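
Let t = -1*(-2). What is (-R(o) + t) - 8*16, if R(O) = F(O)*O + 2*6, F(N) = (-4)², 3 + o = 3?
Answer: -138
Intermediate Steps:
o = 0 (o = -3 + 3 = 0)
F(N) = 16
R(O) = 12 + 16*O (R(O) = 16*O + 2*6 = 16*O + 12 = 12 + 16*O)
t = 2
(-R(o) + t) - 8*16 = (-(12 + 16*0) + 2) - 8*16 = (-(12 + 0) + 2) - 128 = (-1*12 + 2) - 128 = (-12 + 2) - 128 = -10 - 128 = -138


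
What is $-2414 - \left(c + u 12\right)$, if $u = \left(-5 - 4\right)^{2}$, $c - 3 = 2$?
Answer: $-3391$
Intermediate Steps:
$c = 5$ ($c = 3 + 2 = 5$)
$u = 81$ ($u = \left(-9\right)^{2} = 81$)
$-2414 - \left(c + u 12\right) = -2414 - \left(5 + 81 \cdot 12\right) = -2414 - \left(5 + 972\right) = -2414 - 977 = -3391$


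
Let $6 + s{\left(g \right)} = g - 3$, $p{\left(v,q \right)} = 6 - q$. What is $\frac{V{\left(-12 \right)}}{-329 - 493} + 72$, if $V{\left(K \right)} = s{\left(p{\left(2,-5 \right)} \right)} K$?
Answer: $\frac{9868}{137} \approx 72.029$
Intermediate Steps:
$s{\left(g \right)} = -9 + g$ ($s{\left(g \right)} = -6 + \left(g - 3\right) = -6 + \left(-3 + g\right) = -9 + g$)
$V{\left(K \right)} = 2 K$ ($V{\left(K \right)} = \left(-9 + \left(6 - -5\right)\right) K = \left(-9 + \left(6 + 5\right)\right) K = \left(-9 + 11\right) K = 2 K$)
$\frac{V{\left(-12 \right)}}{-329 - 493} + 72 = \frac{2 \left(-12\right)}{-329 - 493} + 72 = \frac{1}{-822} \left(-24\right) + 72 = \left(- \frac{1}{822}\right) \left(-24\right) + 72 = \frac{4}{137} + 72 = \frac{9868}{137}$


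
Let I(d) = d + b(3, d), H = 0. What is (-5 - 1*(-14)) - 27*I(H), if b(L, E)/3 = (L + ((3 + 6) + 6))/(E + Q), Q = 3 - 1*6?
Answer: 495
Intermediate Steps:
Q = -3 (Q = 3 - 6 = -3)
b(L, E) = 3*(15 + L)/(-3 + E) (b(L, E) = 3*((L + ((3 + 6) + 6))/(E - 3)) = 3*((L + (9 + 6))/(-3 + E)) = 3*((L + 15)/(-3 + E)) = 3*((15 + L)/(-3 + E)) = 3*(15 + L)/(-3 + E))
I(d) = d + 54/(-3 + d) (I(d) = d + 3*(15 + 3)/(-3 + d) = d + 3*18/(-3 + d) = d + 54/(-3 + d))
(-5 - 1*(-14)) - 27*I(H) = (-5 - 1*(-14)) - 27*(54 + 0*(-3 + 0))/(-3 + 0) = (-5 + 14) - 27*(54 + 0*(-3))/(-3) = 9 - (-9)*(54 + 0) = 9 - (-9)*54 = 9 - 27*(-18) = 9 + 486 = 495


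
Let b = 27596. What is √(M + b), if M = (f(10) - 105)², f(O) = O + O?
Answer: 3*√3869 ≈ 186.60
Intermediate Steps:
f(O) = 2*O
M = 7225 (M = (2*10 - 105)² = (20 - 105)² = (-85)² = 7225)
√(M + b) = √(7225 + 27596) = √34821 = 3*√3869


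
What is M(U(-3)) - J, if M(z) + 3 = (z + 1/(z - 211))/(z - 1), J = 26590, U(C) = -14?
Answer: -89748224/3375 ≈ -26592.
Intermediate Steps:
M(z) = -3 + (z + 1/(-211 + z))/(-1 + z) (M(z) = -3 + (z + 1/(z - 211))/(z - 1) = -3 + (z + 1/(-211 + z))/(-1 + z))
M(U(-3)) - J = (-632 - 2*(-14)**2 + 425*(-14))/(211 + (-14)**2 - 212*(-14)) - 1*26590 = (-632 - 2*196 - 5950)/(211 + 196 + 2968) - 26590 = (-632 - 392 - 5950)/3375 - 26590 = (1/3375)*(-6974) - 26590 = -6974/3375 - 26590 = -89748224/3375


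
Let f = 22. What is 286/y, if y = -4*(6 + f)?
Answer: -143/56 ≈ -2.5536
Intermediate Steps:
y = -112 (y = -4*(6 + 22) = -4*28 = -112)
286/y = 286/(-112) = 286*(-1/112) = -143/56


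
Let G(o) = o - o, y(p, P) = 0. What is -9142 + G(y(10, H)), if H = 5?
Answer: -9142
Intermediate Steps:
G(o) = 0
-9142 + G(y(10, H)) = -9142 + 0 = -9142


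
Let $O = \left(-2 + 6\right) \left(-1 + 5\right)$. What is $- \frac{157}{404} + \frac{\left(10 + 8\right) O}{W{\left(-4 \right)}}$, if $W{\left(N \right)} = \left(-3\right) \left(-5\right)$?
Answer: $\frac{37999}{2020} \approx 18.811$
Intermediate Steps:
$O = 16$ ($O = 4 \cdot 4 = 16$)
$W{\left(N \right)} = 15$
$- \frac{157}{404} + \frac{\left(10 + 8\right) O}{W{\left(-4 \right)}} = - \frac{157}{404} + \frac{\left(10 + 8\right) 16}{15} = \left(-157\right) \frac{1}{404} + 18 \cdot 16 \cdot \frac{1}{15} = - \frac{157}{404} + 288 \cdot \frac{1}{15} = - \frac{157}{404} + \frac{96}{5} = \frac{37999}{2020}$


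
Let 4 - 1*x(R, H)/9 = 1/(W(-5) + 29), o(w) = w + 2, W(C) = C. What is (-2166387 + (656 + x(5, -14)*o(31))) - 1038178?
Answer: -25621867/8 ≈ -3.2027e+6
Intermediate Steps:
o(w) = 2 + w
x(R, H) = 285/8 (x(R, H) = 36 - 9/(-5 + 29) = 36 - 9/24 = 36 - 9*1/24 = 36 - 3/8 = 285/8)
(-2166387 + (656 + x(5, -14)*o(31))) - 1038178 = (-2166387 + (656 + 285*(2 + 31)/8)) - 1038178 = (-2166387 + (656 + (285/8)*33)) - 1038178 = (-2166387 + (656 + 9405/8)) - 1038178 = (-2166387 + 14653/8) - 1038178 = -17316443/8 - 1038178 = -25621867/8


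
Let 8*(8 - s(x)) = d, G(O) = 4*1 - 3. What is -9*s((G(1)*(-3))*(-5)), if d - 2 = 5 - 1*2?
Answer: -531/8 ≈ -66.375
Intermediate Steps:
G(O) = 1 (G(O) = 4 - 3 = 1)
d = 5 (d = 2 + (5 - 1*2) = 2 + (5 - 2) = 2 + 3 = 5)
s(x) = 59/8 (s(x) = 8 - 1/8*5 = 8 - 5/8 = 59/8)
-9*s((G(1)*(-3))*(-5)) = -9*59/8 = -531/8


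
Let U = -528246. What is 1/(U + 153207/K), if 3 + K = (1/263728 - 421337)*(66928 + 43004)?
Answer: -339318445246289/179243611428693539530 ≈ -1.8931e-6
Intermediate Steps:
K = -3053866007216601/65932 (K = -3 + (1/263728 - 421337)*(66928 + 43004) = -3 + (1/263728 - 421337)*109932 = -3 - 111118364335/263728*109932 = -3 - 3053866007018805/65932 = -3053866007216601/65932 ≈ -4.6318e+10)
1/(U + 153207/K) = 1/(-528246 + 153207/(-3053866007216601/65932)) = 1/(-528246 + 153207*(-65932/3053866007216601)) = 1/(-528246 - 1122360436/339318445246289) = 1/(-179243611428693539530/339318445246289) = -339318445246289/179243611428693539530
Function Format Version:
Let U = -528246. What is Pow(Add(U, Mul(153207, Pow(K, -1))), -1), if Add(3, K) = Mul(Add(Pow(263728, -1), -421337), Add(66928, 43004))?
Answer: Rational(-339318445246289, 179243611428693539530) ≈ -1.8931e-6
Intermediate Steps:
K = Rational(-3053866007216601, 65932) (K = Add(-3, Mul(Add(Pow(263728, -1), -421337), Add(66928, 43004))) = Add(-3, Mul(Add(Rational(1, 263728), -421337), 109932)) = Add(-3, Mul(Rational(-111118364335, 263728), 109932)) = Add(-3, Rational(-3053866007018805, 65932)) = Rational(-3053866007216601, 65932) ≈ -4.6318e+10)
Pow(Add(U, Mul(153207, Pow(K, -1))), -1) = Pow(Add(-528246, Mul(153207, Pow(Rational(-3053866007216601, 65932), -1))), -1) = Pow(Add(-528246, Mul(153207, Rational(-65932, 3053866007216601))), -1) = Pow(Add(-528246, Rational(-1122360436, 339318445246289)), -1) = Pow(Rational(-179243611428693539530, 339318445246289), -1) = Rational(-339318445246289, 179243611428693539530)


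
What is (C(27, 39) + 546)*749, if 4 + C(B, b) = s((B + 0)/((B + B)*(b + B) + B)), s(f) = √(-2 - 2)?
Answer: 405958 + 1498*I ≈ 4.0596e+5 + 1498.0*I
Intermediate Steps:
s(f) = 2*I (s(f) = √(-4) = 2*I)
C(B, b) = -4 + 2*I
(C(27, 39) + 546)*749 = ((-4 + 2*I) + 546)*749 = (542 + 2*I)*749 = 405958 + 1498*I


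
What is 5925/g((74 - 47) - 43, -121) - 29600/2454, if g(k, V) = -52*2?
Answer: -8809175/127608 ≈ -69.033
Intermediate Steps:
g(k, V) = -104
5925/g((74 - 47) - 43, -121) - 29600/2454 = 5925/(-104) - 29600/2454 = 5925*(-1/104) - 29600*1/2454 = -5925/104 - 14800/1227 = -8809175/127608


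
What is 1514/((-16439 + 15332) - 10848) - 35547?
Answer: -424965899/11955 ≈ -35547.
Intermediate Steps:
1514/((-16439 + 15332) - 10848) - 35547 = 1514/(-1107 - 10848) - 35547 = 1514/(-11955) - 35547 = 1514*(-1/11955) - 35547 = -1514/11955 - 35547 = -424965899/11955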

- What you should do:
Using the data above, reproduce exactly the lines from the line that contains "Let 8*(8 - s(x))" through the line that contains "-421337), Add(66928, 43004))?", including both.

- Exercise response:
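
Let 8*(8 - s(x)) = d, G(O) = 4*1 - 3. What is -9*s((G(1)*(-3))*(-5)), if d - 2 = 5 - 1*2?
Answer: -531/8 ≈ -66.375
Intermediate Steps:
G(O) = 1 (G(O) = 4 - 3 = 1)
d = 5 (d = 2 + (5 - 1*2) = 2 + (5 - 2) = 2 + 3 = 5)
s(x) = 59/8 (s(x) = 8 - 1/8*5 = 8 - 5/8 = 59/8)
-9*s((G(1)*(-3))*(-5)) = -9*59/8 = -531/8


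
Let U = -528246. What is 1/(U + 153207/K), if 3 + K = (1/263728 - 421337)*(66928 + 43004)?
Answer: -339318445246289/179243611428693539530 ≈ -1.8931e-6
Intermediate Steps:
K = -3053866007216601/65932 (K = -3 + (1/263728 - 421337)*(66928 + 43004) = -3 + (1/263728 - 421337)*109932 = -3 - 111118364335/263728*109932 = -3 - 3053866007018805/65932 = -3053866007216601/65932 ≈ -4.6318e+10)
1/(U + 153207/K) = 1/(-528246 + 153207/(-3053866007216601/65932)) = 1/(-528246 + 153207*(-65932/3053866007216601)) = 1/(-528246 - 1122360436/339318445246289) = 1/(-179243611428693539530/339318445246289) = -339318445246289/179243611428693539530
Function Format Version:
Let U = -528246. What is Pow(Add(U, Mul(153207, Pow(K, -1))), -1), if Add(3, K) = Mul(Add(Pow(263728, -1), -421337), Add(66928, 43004))?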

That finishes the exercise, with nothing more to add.